#### WHAT TO DO
Find the line holding "R21. It carries" in the entries below. Give it again exactly, along with every line after it up to and including the line holding "About datagram 4022: it".

^^^^

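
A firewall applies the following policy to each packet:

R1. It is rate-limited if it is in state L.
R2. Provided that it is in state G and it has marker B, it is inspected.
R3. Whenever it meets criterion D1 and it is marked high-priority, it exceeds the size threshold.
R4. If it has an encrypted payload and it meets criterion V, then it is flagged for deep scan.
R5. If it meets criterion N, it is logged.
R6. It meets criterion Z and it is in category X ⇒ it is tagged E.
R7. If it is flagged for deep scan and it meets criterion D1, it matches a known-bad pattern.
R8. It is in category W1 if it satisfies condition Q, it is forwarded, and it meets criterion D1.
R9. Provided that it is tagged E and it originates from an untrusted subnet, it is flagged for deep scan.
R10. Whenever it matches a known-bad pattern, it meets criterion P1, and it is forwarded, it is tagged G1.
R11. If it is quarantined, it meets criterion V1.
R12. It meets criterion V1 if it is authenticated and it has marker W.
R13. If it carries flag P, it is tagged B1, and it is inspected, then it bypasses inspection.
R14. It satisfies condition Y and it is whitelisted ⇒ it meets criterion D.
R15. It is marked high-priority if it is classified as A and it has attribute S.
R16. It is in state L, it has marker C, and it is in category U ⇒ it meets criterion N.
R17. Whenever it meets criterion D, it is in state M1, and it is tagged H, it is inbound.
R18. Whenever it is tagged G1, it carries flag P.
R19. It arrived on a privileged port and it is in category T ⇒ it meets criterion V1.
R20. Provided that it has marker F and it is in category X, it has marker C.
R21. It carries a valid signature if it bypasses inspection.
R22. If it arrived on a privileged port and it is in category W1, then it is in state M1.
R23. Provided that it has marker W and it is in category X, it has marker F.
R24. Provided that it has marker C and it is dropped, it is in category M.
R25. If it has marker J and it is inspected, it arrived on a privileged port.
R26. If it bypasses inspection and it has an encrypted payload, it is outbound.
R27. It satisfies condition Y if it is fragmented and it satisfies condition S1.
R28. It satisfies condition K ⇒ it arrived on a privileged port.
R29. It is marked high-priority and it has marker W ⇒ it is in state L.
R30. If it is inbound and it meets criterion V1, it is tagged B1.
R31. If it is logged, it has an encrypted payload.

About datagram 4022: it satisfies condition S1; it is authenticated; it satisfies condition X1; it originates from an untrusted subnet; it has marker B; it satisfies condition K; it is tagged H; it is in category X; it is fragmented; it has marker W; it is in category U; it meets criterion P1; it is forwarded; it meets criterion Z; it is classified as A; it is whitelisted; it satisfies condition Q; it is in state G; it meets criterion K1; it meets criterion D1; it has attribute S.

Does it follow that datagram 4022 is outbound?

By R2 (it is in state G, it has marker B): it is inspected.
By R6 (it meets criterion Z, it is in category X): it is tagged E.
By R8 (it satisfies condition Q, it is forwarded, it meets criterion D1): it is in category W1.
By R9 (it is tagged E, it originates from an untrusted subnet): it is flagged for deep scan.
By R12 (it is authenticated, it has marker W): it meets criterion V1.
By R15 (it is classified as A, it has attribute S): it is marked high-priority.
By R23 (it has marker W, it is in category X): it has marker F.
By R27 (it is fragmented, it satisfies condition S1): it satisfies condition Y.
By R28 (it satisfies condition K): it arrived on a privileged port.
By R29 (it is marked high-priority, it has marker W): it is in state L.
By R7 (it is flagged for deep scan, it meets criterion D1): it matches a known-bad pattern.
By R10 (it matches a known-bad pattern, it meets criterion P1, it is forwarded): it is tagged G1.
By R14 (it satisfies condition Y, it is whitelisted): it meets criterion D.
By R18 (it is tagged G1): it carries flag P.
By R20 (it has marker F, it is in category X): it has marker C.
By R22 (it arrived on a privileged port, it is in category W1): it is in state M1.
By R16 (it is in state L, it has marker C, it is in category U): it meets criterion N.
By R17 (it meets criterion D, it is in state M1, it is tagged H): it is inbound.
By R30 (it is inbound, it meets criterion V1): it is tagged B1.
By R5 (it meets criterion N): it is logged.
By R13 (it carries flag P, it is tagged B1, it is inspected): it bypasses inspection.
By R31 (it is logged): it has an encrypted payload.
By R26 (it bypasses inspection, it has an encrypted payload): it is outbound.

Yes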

^^^^

#### ANSWER TO THE PROBLEM
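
R21. It carries a valid signature if it bypasses inspection.
R22. If it arrived on a privileged port and it is in category W1, then it is in state M1.
R23. Provided that it has marker W and it is in category X, it has marker F.
R24. Provided that it has marker C and it is dropped, it is in category M.
R25. If it has marker J and it is inspected, it arrived on a privileged port.
R26. If it bypasses inspection and it has an encrypted payload, it is outbound.
R27. It satisfies condition Y if it is fragmented and it satisfies condition S1.
R28. It satisfies condition K ⇒ it arrived on a privileged port.
R29. It is marked high-priority and it has marker W ⇒ it is in state L.
R30. If it is inbound and it meets criterion V1, it is tagged B1.
R31. If it is logged, it has an encrypted payload.

About datagram 4022: it satisfies condition S1; it is authenticated; it satisfies condition X1; it originates from an untrusted subnet; it has marker B; it satisfies condition K; it is tagged H; it is in category X; it is fragmented; it has marker W; it is in category U; it meets criterion P1; it is forwarded; it meets criterion Z; it is classified as A; it is whitelisted; it satisfies condition Q; it is in state G; it meets criterion K1; it meets criterion D1; it has attribute S.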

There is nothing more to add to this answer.